## Task requirements
Write out, from the entries below, exactly the lines that run between the lines holding "M[3] (2×3 over" and "M[2] (2×4 over", inclusive, and stop there.

## Data for this task
============================================================
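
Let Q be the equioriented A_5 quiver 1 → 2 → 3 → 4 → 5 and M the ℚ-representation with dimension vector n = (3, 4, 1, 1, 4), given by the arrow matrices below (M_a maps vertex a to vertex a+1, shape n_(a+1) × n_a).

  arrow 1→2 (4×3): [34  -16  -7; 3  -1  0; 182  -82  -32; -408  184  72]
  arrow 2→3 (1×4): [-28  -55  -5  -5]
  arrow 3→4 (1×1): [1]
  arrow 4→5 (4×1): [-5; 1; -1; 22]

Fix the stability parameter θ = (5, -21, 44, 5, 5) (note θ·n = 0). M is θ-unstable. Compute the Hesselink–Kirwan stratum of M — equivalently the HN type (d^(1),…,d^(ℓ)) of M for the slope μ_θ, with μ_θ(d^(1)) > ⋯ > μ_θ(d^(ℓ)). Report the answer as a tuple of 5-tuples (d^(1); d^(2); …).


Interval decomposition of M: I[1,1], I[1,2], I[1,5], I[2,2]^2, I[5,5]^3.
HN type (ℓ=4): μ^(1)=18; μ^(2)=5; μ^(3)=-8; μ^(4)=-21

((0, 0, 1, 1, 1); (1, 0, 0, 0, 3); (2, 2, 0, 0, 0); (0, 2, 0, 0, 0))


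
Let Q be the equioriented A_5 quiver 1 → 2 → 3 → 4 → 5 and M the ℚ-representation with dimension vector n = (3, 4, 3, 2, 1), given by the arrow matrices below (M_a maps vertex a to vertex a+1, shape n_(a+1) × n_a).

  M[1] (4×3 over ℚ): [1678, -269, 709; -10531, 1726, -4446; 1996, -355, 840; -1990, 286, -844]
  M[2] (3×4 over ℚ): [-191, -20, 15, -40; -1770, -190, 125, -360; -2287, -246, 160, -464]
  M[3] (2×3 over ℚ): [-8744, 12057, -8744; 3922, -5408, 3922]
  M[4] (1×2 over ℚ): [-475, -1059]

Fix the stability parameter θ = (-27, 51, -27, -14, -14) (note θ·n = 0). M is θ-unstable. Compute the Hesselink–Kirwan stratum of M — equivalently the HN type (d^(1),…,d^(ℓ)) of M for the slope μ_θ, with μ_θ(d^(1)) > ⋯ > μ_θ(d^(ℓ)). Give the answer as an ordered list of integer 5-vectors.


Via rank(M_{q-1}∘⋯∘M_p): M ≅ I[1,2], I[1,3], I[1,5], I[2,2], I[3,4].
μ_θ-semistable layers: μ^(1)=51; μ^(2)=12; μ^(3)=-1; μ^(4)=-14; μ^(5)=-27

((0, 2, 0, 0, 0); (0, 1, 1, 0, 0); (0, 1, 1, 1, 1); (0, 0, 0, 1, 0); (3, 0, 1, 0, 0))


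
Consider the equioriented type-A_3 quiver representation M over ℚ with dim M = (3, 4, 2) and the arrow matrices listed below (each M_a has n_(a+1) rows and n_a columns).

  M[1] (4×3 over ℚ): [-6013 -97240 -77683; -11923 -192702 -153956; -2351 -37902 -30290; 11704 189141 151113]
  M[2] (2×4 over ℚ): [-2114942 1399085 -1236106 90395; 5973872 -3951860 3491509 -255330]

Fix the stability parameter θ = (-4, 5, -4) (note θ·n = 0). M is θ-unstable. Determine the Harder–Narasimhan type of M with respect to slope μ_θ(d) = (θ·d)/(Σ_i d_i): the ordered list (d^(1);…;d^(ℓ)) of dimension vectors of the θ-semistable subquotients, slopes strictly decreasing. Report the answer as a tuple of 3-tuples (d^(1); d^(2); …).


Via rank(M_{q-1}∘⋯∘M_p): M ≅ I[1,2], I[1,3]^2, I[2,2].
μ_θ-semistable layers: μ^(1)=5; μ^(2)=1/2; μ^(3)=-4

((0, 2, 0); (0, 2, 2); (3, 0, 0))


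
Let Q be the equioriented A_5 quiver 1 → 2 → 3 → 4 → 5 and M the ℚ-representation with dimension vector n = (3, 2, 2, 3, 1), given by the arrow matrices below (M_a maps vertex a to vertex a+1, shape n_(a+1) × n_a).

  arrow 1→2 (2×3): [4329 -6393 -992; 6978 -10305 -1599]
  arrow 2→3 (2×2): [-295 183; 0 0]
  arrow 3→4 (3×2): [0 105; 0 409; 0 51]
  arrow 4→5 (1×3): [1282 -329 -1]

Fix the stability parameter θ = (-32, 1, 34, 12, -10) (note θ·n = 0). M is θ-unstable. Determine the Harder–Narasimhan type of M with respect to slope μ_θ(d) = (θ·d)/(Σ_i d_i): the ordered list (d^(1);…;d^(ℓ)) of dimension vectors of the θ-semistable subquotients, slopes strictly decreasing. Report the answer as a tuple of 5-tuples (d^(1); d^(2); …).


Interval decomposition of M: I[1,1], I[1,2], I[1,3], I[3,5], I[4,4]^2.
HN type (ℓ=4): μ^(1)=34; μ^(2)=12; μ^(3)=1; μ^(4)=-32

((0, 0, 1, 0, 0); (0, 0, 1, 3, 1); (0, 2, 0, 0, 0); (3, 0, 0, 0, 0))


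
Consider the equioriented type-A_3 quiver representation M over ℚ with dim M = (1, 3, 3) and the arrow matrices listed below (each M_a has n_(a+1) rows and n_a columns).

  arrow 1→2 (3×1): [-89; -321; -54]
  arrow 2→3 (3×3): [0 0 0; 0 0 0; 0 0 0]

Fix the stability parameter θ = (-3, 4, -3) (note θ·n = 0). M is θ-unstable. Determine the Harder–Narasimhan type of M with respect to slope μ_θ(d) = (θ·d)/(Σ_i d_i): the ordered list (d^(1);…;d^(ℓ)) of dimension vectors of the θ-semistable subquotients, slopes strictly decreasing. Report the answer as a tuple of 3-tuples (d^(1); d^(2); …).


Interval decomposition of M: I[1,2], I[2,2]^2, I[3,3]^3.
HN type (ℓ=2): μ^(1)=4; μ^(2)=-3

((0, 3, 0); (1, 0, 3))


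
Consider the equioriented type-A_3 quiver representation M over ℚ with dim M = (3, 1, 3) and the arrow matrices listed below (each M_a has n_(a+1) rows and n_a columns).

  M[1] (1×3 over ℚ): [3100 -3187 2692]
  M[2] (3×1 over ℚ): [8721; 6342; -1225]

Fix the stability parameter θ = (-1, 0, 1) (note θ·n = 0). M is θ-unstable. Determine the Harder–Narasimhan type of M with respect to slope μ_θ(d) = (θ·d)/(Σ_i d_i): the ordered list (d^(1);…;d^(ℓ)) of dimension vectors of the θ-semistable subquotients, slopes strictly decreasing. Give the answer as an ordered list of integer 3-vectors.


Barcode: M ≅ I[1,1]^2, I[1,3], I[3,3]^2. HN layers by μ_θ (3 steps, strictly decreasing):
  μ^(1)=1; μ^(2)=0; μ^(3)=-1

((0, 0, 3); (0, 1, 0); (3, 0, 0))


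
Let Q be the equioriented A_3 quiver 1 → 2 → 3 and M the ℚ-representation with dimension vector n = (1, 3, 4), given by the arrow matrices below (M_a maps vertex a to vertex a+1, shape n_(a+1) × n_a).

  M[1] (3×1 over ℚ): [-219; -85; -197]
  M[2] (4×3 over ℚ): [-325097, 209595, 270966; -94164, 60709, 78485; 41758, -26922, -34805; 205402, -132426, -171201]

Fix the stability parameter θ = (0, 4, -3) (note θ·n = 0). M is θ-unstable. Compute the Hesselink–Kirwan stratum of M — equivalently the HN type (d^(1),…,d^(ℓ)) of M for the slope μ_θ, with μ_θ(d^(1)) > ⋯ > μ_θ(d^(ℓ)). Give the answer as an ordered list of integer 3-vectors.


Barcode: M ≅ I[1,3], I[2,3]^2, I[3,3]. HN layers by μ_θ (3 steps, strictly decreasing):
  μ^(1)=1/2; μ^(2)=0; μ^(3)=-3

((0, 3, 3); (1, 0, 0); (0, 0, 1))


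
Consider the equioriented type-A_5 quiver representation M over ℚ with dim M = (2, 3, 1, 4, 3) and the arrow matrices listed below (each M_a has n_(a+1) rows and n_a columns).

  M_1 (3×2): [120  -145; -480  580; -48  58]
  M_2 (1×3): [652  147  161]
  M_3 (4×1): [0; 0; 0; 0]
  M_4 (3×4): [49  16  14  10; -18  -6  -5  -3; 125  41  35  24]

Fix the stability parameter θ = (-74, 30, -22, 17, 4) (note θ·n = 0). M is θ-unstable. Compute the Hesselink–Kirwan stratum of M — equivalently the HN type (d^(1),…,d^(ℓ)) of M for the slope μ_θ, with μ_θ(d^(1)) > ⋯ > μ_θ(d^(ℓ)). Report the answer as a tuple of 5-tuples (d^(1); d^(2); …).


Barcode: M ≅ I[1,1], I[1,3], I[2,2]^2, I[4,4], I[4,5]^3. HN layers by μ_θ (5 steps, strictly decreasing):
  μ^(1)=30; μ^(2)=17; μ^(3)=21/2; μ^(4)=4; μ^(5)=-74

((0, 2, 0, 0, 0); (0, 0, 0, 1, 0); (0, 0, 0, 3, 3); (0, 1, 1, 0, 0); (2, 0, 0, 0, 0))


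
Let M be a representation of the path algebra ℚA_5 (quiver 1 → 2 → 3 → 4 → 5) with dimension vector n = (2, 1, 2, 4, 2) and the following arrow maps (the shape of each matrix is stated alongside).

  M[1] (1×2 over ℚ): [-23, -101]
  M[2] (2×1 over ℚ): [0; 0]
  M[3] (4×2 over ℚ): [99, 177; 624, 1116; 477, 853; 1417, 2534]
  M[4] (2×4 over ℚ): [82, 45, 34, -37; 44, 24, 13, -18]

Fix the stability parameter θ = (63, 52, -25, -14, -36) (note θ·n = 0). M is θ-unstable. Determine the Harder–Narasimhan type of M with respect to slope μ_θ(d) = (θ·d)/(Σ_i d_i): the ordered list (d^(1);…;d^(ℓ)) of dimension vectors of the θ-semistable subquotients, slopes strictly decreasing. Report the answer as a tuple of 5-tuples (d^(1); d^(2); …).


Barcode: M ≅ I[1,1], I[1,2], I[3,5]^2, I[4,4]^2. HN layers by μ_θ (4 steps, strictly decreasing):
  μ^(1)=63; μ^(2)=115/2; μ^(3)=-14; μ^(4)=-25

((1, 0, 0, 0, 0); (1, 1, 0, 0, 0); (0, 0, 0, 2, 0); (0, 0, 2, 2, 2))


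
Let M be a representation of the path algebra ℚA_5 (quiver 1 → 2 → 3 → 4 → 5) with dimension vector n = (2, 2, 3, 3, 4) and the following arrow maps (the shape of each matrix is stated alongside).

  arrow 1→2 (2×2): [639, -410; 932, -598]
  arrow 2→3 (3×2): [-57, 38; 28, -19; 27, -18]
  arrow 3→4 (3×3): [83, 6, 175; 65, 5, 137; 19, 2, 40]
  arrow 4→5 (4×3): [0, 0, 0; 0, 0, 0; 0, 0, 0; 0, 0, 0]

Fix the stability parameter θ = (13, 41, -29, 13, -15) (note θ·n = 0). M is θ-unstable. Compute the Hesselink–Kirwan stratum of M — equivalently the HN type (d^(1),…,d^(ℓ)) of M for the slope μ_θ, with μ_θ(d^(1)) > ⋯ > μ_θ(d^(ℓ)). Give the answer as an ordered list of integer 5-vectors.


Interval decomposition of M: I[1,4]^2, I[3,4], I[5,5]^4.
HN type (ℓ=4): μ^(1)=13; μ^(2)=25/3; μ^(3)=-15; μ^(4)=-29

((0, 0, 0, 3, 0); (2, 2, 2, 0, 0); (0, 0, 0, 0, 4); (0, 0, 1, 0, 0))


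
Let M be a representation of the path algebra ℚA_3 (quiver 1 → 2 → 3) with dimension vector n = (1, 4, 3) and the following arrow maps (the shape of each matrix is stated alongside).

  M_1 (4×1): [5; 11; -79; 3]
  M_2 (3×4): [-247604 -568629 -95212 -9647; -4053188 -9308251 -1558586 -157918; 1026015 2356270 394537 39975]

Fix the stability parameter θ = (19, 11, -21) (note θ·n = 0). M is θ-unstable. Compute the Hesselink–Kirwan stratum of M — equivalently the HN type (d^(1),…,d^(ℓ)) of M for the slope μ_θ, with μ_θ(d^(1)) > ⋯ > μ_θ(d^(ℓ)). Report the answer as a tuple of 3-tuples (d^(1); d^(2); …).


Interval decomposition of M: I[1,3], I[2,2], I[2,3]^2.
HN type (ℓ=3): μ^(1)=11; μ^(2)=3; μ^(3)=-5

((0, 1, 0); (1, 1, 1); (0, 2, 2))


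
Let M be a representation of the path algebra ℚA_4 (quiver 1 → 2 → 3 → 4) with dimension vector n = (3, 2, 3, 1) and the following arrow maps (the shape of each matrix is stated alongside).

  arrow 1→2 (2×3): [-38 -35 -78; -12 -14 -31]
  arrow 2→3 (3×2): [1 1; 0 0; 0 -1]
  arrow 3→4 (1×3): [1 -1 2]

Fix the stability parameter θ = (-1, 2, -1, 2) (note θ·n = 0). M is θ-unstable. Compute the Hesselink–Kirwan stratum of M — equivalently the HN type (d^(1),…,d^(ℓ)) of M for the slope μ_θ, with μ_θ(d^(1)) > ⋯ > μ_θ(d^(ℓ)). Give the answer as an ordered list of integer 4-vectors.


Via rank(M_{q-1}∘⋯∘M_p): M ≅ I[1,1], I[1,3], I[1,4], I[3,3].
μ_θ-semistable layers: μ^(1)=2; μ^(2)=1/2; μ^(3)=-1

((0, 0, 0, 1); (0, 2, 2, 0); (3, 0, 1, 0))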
============================================================
## Solution to this task
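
  M[3] (2×3 over ℚ): [-8744, 12057, -8744; 3922, -5408, 3922]
  M[4] (1×2 over ℚ): [-475, -1059]

Fix the stability parameter θ = (-27, 51, -27, -14, -14) (note θ·n = 0). M is θ-unstable. Compute the Hesselink–Kirwan stratum of M — equivalently the HN type (d^(1),…,d^(ℓ)) of M for the slope μ_θ, with μ_θ(d^(1)) > ⋯ > μ_θ(d^(ℓ)). Give the answer as an ordered list of integer 5-vectors.


Via rank(M_{q-1}∘⋯∘M_p): M ≅ I[1,2], I[1,3], I[1,5], I[2,2], I[3,4].
μ_θ-semistable layers: μ^(1)=51; μ^(2)=12; μ^(3)=-1; μ^(4)=-14; μ^(5)=-27

((0, 2, 0, 0, 0); (0, 1, 1, 0, 0); (0, 1, 1, 1, 1); (0, 0, 0, 1, 0); (3, 0, 1, 0, 0))


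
Consider the equioriented type-A_3 quiver representation M over ℚ with dim M = (3, 4, 2) and the arrow matrices listed below (each M_a has n_(a+1) rows and n_a columns).

  M[1] (4×3 over ℚ): [-6013 -97240 -77683; -11923 -192702 -153956; -2351 -37902 -30290; 11704 189141 151113]
  M[2] (2×4 over ℚ): [-2114942 1399085 -1236106 90395; 5973872 -3951860 3491509 -255330]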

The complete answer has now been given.